Start of Material supplied

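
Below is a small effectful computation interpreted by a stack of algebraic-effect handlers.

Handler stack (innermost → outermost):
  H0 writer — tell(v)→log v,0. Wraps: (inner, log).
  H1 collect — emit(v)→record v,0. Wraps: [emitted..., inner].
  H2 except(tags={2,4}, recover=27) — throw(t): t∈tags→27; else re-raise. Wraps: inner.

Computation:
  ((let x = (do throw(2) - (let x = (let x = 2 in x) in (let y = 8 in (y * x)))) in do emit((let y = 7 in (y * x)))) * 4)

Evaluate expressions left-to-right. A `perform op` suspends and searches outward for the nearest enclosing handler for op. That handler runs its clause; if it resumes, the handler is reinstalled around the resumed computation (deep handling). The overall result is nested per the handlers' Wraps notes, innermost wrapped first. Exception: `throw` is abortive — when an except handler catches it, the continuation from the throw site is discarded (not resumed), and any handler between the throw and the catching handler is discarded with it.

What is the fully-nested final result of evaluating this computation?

Answer: 27

Working:
throw(2) @ H2 caught ⇒ 27
= 27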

End of Material supplied

What the exercise asks
Using the data above, report how many lines include the string "handlers" and add nothing to the number.

Problem solution
2